● **EXERCISE GOAL**:
Print verbatim the lines of the entries from the one containing "Consider the market for carbon" to the last, inclusive, and no others.

● **ENTRIES PROVIDED**:
====================

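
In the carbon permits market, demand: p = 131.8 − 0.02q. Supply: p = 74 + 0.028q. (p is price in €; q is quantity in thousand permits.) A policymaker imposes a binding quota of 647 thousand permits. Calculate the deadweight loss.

€7450.43 thousand

Competitive equilibrium: 131.8 − 0.02q = 74 + 0.028q → q* = 1204.1667, p* = 107.7167.
At q = 647: demand price = 131.8 − 0.02·647 = 118.86; supply price = 74 + 0.028·647 = 92.116.
Δq = 1204.1667 − 647 = 557.1667; wedge = 118.86 − 92.116 = 26.744.
Welfare loss = ½ × 557.1667 × 26.744 = €7450.43 thousand.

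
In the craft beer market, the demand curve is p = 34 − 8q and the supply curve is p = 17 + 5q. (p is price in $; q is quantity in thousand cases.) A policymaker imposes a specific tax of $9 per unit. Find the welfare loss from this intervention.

Competitive equilibrium: 34 − 8q = 17 + 5q → q* = 1.3077, p* = 23.5385.
With the tax, the buyer price exceeds the seller price by 9: (34 − 8q) − (17 + 5q) = 9 → q' = 0.6154.
Δq = 1.3077 − 0.6154 = 0.6923; the wedge equals the tax, 9.
Deadweight loss = ½ × 0.6923 × 9 = $3.12 thousand.

$3.12 thousand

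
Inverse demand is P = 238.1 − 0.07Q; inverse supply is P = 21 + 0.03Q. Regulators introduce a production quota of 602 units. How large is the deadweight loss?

123088.05

Competitive equilibrium: 238.1 − 0.07Q = 21 + 0.03Q → Q* = 2171, P* = 86.13.
At Q = 602: demand price = 238.1 − 0.07·602 = 195.96; supply price = 21 + 0.03·602 = 39.06.
ΔQ = 2171 − 602 = 1569; wedge = 195.96 − 39.06 = 156.9.
Welfare loss = ½ × 1569 × 156.9 = 123088.05.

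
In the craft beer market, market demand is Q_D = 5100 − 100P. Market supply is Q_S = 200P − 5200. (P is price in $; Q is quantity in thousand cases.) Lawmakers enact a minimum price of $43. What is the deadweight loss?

$5633.33 thousand

In inverse form: demand P = 51 − 0.01Q, supply P = 26 + 0.005Q.
Competitive equilibrium: 51 − 0.01Q = 26 + 0.005Q → Q* = 1666.6667, P* = 34.3333.
At the floor P = 43, quantity demanded = (51 − 43)/0.01 = 800.
Sellers' marginal cost at Q' = 800: 26 + 0.005·800 = 30.
ΔQ = 1666.6667 − 800 = 866.6667; wedge = 43 − 30 = 13.
DWL = ½ × 866.6667 × 13 = $5633.33 thousand.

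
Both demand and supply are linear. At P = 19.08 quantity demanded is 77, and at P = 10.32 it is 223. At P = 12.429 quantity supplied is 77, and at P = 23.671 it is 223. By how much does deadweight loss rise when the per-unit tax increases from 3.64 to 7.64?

164.67

Demand slope = (10.32 − 19.08)/(223 − 77) = −0.06, so P = 23.7 − 0.06Q.
Supply slope = (23.671 − 12.429)/(223 − 77) = 0.077, so P = 6.5 + 0.077Q.
Competitive equilibrium: 23.7 − 0.06Q = 6.5 + 0.077Q → Q* = 125.5474, P* = 16.1672.
For a per-unit tax t: ΔQ = t/0.137, so DWL = ½·t·(t/0.137) = t²/0.274.
At t = 3.64: DWL = 48.356. At t = 7.64: DWL = 213.028.
Increase = 213.028 − 48.356 = 164.67.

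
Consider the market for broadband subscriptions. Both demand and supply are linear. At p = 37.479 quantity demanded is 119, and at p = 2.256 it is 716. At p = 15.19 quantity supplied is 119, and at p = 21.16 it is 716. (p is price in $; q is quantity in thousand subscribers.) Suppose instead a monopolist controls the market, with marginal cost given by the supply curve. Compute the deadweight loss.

$1432.20 thousand

Demand slope = (2.256 − 37.479)/(716 − 119) = −0.059, so p = 44.5 − 0.059q.
Supply slope = (21.16 − 15.19)/(716 − 119) = 0.01, so p = 14 + 0.01q.
Competitive equilibrium: 44.5 − 0.059q = 14 + 0.01q → q* = 442.029, p* = 18.4203.
Marginal revenue: MR = 44.5 − 0.118q. Set MR = MC: 44.5 − 0.118q = 14 + 0.01q → q_m = 238.2813.
Price p_m = 44.5 − 0.059·238.2813 = 30.4414; MC(q_m) = 14 + 0.01·238.2813 = 16.3828.
Competitive q* = 442.029, so Δq = 203.7477; wedge = 30.4414 − 16.3828 = 14.0586.
Deadweight loss = ½ × 203.7477 × 14.0586 = $1432.20 thousand.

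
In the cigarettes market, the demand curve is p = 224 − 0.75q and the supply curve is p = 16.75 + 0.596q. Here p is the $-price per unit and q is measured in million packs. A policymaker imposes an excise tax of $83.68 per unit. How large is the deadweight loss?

$2601.17 million

Competitive equilibrium: 224 − 0.75q = 16.75 + 0.596q → q* = 153.9747, p* = 108.5189.
With the tax, the buyer price exceeds the seller price by 83.68: (224 − 0.75q) − (16.75 + 0.596q) = 83.68 → q' = 91.8053.
Δq = 153.9747 − 91.8053 = 62.1694; the wedge equals the tax, 83.68.
Welfare loss = ½ × 62.1694 × 83.68 = $2601.17 million.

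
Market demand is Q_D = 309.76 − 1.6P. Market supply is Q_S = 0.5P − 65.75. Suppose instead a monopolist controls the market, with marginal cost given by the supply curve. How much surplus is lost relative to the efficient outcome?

27.17

In inverse form: demand P = 193.6 − 0.625Q, supply P = 131.5 + 2Q.
Competitive equilibrium: 193.6 − 0.625Q = 131.5 + 2Q → Q* = 23.6571, P* = 178.8143.
Marginal revenue: MR = 193.6 − 1.25Q. Set MR = MC: 193.6 − 1.25Q = 131.5 + 2Q → Q_m = 19.1077.
Price P_m = 193.6 − 0.625·19.1077 = 181.6577; MC(Q_m) = 131.5 + 2·19.1077 = 169.7154.
Competitive Q* = 23.6571, so ΔQ = 4.5494; wedge = 181.6577 − 169.7154 = 11.9423.
Welfare loss = ½ × 4.5494 × 11.9423 = 27.17.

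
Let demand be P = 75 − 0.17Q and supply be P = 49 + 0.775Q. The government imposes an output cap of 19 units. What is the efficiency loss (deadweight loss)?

Competitive equilibrium: 75 − 0.17Q = 49 + 0.775Q → Q* = 27.5132, P* = 70.3228.
At Q = 19: demand price = 75 − 0.17·19 = 71.77; supply price = 49 + 0.775·19 = 63.725.
ΔQ = 27.5132 − 19 = 8.5132; wedge = 71.77 − 63.725 = 8.045.
Welfare loss = ½ × 8.5132 × 8.045 = 34.24.

34.24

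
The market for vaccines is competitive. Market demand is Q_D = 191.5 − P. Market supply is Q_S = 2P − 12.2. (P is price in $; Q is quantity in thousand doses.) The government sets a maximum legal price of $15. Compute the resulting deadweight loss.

$8395.23 thousand

In inverse form: demand P = 191.5 − Q, supply P = 6.1 + 0.5Q.
Competitive equilibrium: 191.5 − Q = 6.1 + 0.5Q → Q* = 123.6, P* = 67.9.
At the ceiling P = 15, quantity supplied = (15 − 6.1)/0.5 = 17.8.
Willingness to pay at Q' = 17.8: 191.5 − 1·17.8 = 173.7.
ΔQ = 123.6 − 17.8 = 105.8; wedge = 173.7 − 15 = 158.7.
Deadweight loss = ½ × 105.8 × 158.7 = $8395.23 thousand.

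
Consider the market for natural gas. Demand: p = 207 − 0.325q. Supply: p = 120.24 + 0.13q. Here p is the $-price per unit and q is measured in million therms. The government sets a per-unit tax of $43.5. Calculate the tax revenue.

Competitive equilibrium: 207 − 0.325q = 120.24 + 0.13q → q* = 190.6813, p* = 145.0286.
With the tax, the buyer price exceeds the seller price by 43.5: (207 − 0.325q) − (120.24 + 0.13q) = 43.5 → q' = 95.0769.
Tax revenue = 43.5 × 95.0769 = $4135.85 million.

$4135.85 million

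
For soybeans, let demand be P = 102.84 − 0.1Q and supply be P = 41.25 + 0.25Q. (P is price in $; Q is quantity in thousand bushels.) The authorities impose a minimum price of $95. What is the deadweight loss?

$1666.03 thousand

Competitive equilibrium: 102.84 − 0.1Q = 41.25 + 0.25Q → Q* = 175.9714, P* = 85.2429.
At the floor P = 95, quantity demanded = (102.84 − 95)/0.1 = 78.4.
Sellers' marginal cost at Q' = 78.4: 41.25 + 0.25·78.4 = 60.85.
ΔQ = 175.9714 − 78.4 = 97.5714; wedge = 95 − 60.85 = 34.15.
DWL = ½ × 97.5714 × 34.15 = $1666.03 thousand.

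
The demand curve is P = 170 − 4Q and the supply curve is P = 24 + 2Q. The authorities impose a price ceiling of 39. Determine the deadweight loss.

850.08

Competitive equilibrium: 170 − 4Q = 24 + 2Q → Q* = 24.3333, P* = 72.6667.
At the ceiling P = 39, quantity supplied = (39 − 24)/2 = 7.5.
Willingness to pay at Q' = 7.5: 170 − 4·7.5 = 140.
ΔQ = 24.3333 − 7.5 = 16.8333; wedge = 140 − 39 = 101.
The triangle = ½ × 16.8333 × 101 = 850.08.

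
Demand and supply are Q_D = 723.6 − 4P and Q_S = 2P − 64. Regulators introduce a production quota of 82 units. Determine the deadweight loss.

In inverse form: demand P = 180.9 − 0.25Q, supply P = 32 + 0.5Q.
Competitive equilibrium: 180.9 − 0.25Q = 32 + 0.5Q → Q* = 198.5333, P* = 131.2667.
At Q = 82: demand price = 180.9 − 0.25·82 = 160.4; supply price = 32 + 0.5·82 = 73.
ΔQ = 198.5333 − 82 = 116.5333; wedge = 160.4 − 73 = 87.4.
DWL = ½ × 116.5333 × 87.4 = 5092.51.

5092.51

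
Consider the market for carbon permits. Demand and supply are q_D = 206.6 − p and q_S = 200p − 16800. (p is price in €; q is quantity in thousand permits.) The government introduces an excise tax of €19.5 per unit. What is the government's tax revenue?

€2000.45 thousand

In inverse form: demand p = 206.6 − q, supply p = 84 + 0.005q.
Competitive equilibrium: 206.6 − q = 84 + 0.005q → q* = 121.99, p* = 84.61.
With the tax, the buyer price exceeds the seller price by 19.5: (206.6 − q) − (84 + 0.005q) = 19.5 → q' = 102.5871.
Tax revenue = 19.5 × 102.5871 = €2000.45 thousand.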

====================

● **OUTPUT OF THE TASK**:
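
Consider the market for carbon permits. Demand and supply are q_D = 206.6 − p and q_S = 200p − 16800. (p is price in €; q is quantity in thousand permits.) The government introduces an excise tax of €19.5 per unit. What is the government's tax revenue?

€2000.45 thousand

In inverse form: demand p = 206.6 − q, supply p = 84 + 0.005q.
Competitive equilibrium: 206.6 − q = 84 + 0.005q → q* = 121.99, p* = 84.61.
With the tax, the buyer price exceeds the seller price by 19.5: (206.6 − q) − (84 + 0.005q) = 19.5 → q' = 102.5871.
Tax revenue = 19.5 × 102.5871 = €2000.45 thousand.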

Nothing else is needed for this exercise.